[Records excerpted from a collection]
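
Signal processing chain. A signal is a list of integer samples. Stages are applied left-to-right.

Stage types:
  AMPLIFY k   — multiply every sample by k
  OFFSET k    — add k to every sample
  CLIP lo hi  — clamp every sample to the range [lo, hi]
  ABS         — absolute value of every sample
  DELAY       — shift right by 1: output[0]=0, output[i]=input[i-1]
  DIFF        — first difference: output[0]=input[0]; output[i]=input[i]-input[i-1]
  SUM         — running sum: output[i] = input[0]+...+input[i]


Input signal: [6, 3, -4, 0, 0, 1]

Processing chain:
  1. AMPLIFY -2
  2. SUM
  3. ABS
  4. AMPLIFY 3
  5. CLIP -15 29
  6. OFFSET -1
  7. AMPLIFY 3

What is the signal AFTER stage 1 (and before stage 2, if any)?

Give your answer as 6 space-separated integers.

Answer: -12 -6 8 0 0 -2

Derivation:
Input: [6, 3, -4, 0, 0, 1]
Stage 1 (AMPLIFY -2): 6*-2=-12, 3*-2=-6, -4*-2=8, 0*-2=0, 0*-2=0, 1*-2=-2 -> [-12, -6, 8, 0, 0, -2]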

■ EXERCISE INSTRUCTIONS
Nothing above should be left out; write out every record exactly.

■ SOLUTION
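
Signal processing chain. A signal is a list of integer samples. Stages are applied left-to-right.

Stage types:
  AMPLIFY k   — multiply every sample by k
  OFFSET k    — add k to every sample
  CLIP lo hi  — clamp every sample to the range [lo, hi]
  ABS         — absolute value of every sample
  DELAY       — shift right by 1: output[0]=0, output[i]=input[i-1]
  DIFF        — first difference: output[0]=input[0]; output[i]=input[i]-input[i-1]
  SUM         — running sum: output[i] = input[0]+...+input[i]


Input signal: [6, 3, -4, 0, 0, 1]

Processing chain:
  1. AMPLIFY -2
  2. SUM
  3. ABS
  4. AMPLIFY 3
  5. CLIP -15 29
  6. OFFSET -1
  7. AMPLIFY 3

What is the signal AFTER stage 1 (and before stage 2, if any)?

Give your answer as 6 space-separated integers.

Answer: -12 -6 8 0 0 -2

Derivation:
Input: [6, 3, -4, 0, 0, 1]
Stage 1 (AMPLIFY -2): 6*-2=-12, 3*-2=-6, -4*-2=8, 0*-2=0, 0*-2=0, 1*-2=-2 -> [-12, -6, 8, 0, 0, -2]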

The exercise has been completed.